▸ DATA FOR PROCESSING
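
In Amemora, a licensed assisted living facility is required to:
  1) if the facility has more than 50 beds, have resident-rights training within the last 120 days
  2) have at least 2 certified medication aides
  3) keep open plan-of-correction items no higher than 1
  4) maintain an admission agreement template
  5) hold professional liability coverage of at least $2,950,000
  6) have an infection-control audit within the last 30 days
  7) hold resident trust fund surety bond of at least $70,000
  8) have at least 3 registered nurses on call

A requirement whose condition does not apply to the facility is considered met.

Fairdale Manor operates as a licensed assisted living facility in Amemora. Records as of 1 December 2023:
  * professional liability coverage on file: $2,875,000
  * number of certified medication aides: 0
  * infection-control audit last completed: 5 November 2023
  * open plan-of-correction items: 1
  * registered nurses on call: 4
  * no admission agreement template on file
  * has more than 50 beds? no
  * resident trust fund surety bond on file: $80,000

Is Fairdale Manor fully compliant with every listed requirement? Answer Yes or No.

1. condition 'has more than 50 beds' does not hold → requirement n/a → met
2. certified medication aides 0 < 2 → not met
3. open plan-of-correction items 1 ≤ 1 → met
4. admission agreement template absent → not met
5. professional liability coverage $2,875,000 < $2,950,000 → not met
6. infection-control audit 26 days ago vs limit 30 → met
7. resident trust fund surety bond $80,000 ≥ $70,000 → met
8. registered nurses on call 4 ≥ 3 → met
Not met: 2, 4, 5

No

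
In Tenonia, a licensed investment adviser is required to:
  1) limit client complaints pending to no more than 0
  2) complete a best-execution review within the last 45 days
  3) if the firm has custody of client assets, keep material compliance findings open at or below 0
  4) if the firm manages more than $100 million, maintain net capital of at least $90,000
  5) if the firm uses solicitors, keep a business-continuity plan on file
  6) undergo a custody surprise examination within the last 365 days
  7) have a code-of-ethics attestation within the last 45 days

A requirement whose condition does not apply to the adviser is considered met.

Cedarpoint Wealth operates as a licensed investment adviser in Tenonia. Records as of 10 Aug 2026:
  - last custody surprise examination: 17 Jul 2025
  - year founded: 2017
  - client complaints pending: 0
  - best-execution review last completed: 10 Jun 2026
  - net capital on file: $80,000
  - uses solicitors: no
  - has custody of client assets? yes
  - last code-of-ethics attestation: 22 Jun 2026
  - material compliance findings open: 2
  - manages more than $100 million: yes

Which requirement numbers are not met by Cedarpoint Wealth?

1. client complaints pending 0 ≤ 0 → met
2. best-execution review 61 days ago vs limit 45 → not met
3. condition 'has custody of client assets' holds; material compliance findings open 2 > 0 → not met
4. condition 'manages more than $100 million' holds; net capital $80,000 < $90,000 → not met
5. condition 'uses solicitors' does not hold → requirement n/a → met
6. custody surprise examination 389 days ago vs limit 365 → not met
7. code-of-ethics attestation 49 days ago vs limit 45 → not met
Not met: 2, 3, 4, 6, 7

2, 3, 4, 6, 7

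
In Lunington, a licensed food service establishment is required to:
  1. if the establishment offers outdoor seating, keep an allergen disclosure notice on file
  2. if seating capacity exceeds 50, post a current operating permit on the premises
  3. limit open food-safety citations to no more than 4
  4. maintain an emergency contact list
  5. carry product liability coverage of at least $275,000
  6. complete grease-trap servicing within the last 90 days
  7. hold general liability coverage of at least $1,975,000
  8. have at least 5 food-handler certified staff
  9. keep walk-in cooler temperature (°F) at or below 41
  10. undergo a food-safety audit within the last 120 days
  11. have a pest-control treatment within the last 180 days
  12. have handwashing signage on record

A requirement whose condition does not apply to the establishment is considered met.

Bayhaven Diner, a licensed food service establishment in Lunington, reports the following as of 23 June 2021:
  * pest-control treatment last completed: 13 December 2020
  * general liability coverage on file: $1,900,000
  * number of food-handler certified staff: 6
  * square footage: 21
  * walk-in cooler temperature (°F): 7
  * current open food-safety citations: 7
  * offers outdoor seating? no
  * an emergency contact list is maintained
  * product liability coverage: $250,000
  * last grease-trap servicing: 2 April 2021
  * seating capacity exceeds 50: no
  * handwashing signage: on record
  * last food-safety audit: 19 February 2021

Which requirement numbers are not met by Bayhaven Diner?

3, 5, 7, 10, 11

1. condition 'offers outdoor seating' does not hold → requirement n/a → met
2. condition 'seating capacity exceeds 50' does not hold → requirement n/a → met
3. open food-safety citations 7 > 4 → not met
4. emergency contact list present → met
5. product liability coverage $250,000 < $275,000 → not met
6. grease-trap servicing 82 days ago vs limit 90 → met
7. general liability coverage $1,900,000 < $1,975,000 → not met
8. food-handler certified staff 6 ≥ 5 → met
9. walk-in cooler temperature (°F) 7 ≤ 41 → met
10. food-safety audit 124 days ago vs limit 120 → not met
11. pest-control treatment 192 days ago vs limit 180 → not met
12. handwashing signage present → met
Not met: 3, 5, 7, 10, 11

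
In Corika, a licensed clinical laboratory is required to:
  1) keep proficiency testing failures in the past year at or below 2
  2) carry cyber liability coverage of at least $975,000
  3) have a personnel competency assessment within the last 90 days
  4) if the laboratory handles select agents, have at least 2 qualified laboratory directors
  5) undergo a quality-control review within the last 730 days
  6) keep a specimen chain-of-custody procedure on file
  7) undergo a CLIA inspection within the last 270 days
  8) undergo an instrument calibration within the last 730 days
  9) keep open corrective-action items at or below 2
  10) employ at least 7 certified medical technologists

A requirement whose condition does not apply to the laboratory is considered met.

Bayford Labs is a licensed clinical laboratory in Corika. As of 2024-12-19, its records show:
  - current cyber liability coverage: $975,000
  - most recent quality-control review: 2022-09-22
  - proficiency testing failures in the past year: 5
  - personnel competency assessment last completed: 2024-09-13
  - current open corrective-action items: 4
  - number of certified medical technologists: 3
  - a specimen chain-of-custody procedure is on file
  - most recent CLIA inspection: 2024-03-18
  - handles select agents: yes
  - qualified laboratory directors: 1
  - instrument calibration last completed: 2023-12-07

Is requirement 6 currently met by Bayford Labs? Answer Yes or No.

Yes

6. specimen chain-of-custody procedure present → met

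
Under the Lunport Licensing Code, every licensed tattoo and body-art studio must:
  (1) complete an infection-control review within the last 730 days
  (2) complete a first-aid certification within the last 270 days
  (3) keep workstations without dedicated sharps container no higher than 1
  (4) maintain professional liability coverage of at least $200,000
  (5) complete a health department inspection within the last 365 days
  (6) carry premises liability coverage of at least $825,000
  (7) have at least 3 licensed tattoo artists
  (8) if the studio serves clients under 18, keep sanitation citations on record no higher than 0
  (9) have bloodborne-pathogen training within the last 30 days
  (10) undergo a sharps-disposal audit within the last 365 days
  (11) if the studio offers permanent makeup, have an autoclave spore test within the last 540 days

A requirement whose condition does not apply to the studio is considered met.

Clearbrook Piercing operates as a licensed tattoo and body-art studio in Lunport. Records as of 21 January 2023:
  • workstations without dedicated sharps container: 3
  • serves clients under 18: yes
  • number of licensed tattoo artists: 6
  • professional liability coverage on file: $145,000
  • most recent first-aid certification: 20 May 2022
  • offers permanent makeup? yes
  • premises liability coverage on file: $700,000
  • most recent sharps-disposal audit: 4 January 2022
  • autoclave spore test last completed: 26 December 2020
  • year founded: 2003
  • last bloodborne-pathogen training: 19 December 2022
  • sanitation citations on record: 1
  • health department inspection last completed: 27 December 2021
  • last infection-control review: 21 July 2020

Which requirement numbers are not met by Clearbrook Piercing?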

▸ EXERCISE DETAILS
Reproduce exactly the stretch of the material above that starts at the line with "list is maintained" and ends at the line with "8) undergo an", both included, and nothing else.

▸ SOLUTION TO THIS TASK
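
  * an emergency contact list is maintained
  * product liability coverage: $250,000
  * last grease-trap servicing: 2 April 2021
  * seating capacity exceeds 50: no
  * handwashing signage: on record
  * last food-safety audit: 19 February 2021

Which requirement numbers are not met by Bayhaven Diner?

3, 5, 7, 10, 11

1. condition 'offers outdoor seating' does not hold → requirement n/a → met
2. condition 'seating capacity exceeds 50' does not hold → requirement n/a → met
3. open food-safety citations 7 > 4 → not met
4. emergency contact list present → met
5. product liability coverage $250,000 < $275,000 → not met
6. grease-trap servicing 82 days ago vs limit 90 → met
7. general liability coverage $1,900,000 < $1,975,000 → not met
8. food-handler certified staff 6 ≥ 5 → met
9. walk-in cooler temperature (°F) 7 ≤ 41 → met
10. food-safety audit 124 days ago vs limit 120 → not met
11. pest-control treatment 192 days ago vs limit 180 → not met
12. handwashing signage present → met
Not met: 3, 5, 7, 10, 11

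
In Corika, a licensed clinical laboratory is required to:
  1) keep proficiency testing failures in the past year at or below 2
  2) carry cyber liability coverage of at least $975,000
  3) have a personnel competency assessment within the last 90 days
  4) if the laboratory handles select agents, have at least 2 qualified laboratory directors
  5) undergo a quality-control review within the last 730 days
  6) keep a specimen chain-of-custody procedure on file
  7) undergo a CLIA inspection within the last 270 days
  8) undergo an instrument calibration within the last 730 days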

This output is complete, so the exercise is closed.